**Saved entries**
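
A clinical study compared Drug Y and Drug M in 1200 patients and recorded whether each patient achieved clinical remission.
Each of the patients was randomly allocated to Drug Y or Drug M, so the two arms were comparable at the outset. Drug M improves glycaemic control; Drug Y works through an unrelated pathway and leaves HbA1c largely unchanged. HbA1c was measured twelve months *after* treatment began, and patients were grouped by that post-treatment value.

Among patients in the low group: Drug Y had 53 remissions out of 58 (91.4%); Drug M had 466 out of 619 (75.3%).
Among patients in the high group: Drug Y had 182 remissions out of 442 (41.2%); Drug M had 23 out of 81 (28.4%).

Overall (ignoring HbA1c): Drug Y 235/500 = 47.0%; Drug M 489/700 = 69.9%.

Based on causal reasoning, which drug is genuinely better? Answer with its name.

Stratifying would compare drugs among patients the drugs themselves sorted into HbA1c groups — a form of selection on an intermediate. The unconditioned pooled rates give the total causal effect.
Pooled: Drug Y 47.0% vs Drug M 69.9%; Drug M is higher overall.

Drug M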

==

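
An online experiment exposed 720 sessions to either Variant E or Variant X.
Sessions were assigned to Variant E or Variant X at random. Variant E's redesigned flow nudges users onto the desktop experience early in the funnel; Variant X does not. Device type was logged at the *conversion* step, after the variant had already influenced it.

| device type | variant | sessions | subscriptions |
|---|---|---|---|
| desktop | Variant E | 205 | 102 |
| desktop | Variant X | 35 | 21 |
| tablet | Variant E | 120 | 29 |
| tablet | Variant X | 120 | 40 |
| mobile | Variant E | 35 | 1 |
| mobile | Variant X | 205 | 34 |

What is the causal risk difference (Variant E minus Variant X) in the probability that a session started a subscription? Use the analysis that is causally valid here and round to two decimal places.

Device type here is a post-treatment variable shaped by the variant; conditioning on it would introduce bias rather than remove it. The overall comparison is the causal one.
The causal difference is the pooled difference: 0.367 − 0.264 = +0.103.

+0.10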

---

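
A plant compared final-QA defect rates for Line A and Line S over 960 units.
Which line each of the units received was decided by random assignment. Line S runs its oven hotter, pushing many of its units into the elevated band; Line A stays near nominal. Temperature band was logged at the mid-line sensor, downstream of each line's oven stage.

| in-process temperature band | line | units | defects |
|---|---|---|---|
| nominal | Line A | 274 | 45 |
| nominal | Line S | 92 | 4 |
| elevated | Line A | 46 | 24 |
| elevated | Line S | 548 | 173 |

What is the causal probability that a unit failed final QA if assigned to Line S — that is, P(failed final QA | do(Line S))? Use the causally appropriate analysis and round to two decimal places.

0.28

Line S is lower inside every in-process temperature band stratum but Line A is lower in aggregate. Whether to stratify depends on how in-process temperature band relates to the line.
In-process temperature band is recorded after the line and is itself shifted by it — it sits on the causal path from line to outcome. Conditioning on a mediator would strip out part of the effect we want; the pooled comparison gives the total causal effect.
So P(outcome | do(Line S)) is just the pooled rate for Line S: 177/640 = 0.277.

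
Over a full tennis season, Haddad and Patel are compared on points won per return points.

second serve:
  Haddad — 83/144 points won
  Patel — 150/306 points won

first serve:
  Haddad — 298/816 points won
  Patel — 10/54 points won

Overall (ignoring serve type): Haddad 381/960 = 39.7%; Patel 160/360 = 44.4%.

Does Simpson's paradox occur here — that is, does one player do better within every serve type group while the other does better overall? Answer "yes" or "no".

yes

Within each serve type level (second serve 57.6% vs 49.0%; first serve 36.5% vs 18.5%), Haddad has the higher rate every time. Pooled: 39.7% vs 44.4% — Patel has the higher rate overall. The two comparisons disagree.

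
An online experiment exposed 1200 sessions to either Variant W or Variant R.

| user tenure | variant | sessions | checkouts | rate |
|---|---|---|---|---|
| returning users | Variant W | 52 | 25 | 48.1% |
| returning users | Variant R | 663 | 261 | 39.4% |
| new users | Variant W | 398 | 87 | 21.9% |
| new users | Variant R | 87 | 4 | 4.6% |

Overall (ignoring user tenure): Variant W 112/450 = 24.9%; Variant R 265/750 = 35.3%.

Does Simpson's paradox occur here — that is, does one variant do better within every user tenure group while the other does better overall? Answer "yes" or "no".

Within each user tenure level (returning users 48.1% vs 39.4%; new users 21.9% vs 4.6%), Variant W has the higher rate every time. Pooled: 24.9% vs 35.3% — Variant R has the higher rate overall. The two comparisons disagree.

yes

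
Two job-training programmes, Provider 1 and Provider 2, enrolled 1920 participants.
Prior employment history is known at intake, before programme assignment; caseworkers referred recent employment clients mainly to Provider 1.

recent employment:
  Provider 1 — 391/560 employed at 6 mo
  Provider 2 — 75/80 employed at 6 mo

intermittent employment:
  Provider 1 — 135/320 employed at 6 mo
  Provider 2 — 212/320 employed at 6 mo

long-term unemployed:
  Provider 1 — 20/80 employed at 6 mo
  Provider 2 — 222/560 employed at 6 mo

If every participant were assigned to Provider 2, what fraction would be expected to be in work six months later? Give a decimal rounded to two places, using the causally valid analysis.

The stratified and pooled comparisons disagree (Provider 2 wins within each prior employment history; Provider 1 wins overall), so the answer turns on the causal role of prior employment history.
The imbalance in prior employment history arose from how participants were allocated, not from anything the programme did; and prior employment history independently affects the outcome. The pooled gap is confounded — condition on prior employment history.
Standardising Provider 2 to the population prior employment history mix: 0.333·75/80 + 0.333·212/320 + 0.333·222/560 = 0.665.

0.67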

**GOAL OF THE EXERCISE**
Your answer should consist of the lines from the line with "Which line each" to the line with "units | defects |" above, repeated exactly, both ends included.

**RESPONSE BOX**
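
Which line each of the units received was decided by random assignment. Line S runs its oven hotter, pushing many of its units into the elevated band; Line A stays near nominal. Temperature band was logged at the mid-line sensor, downstream of each line's oven stage.

| in-process temperature band | line | units | defects |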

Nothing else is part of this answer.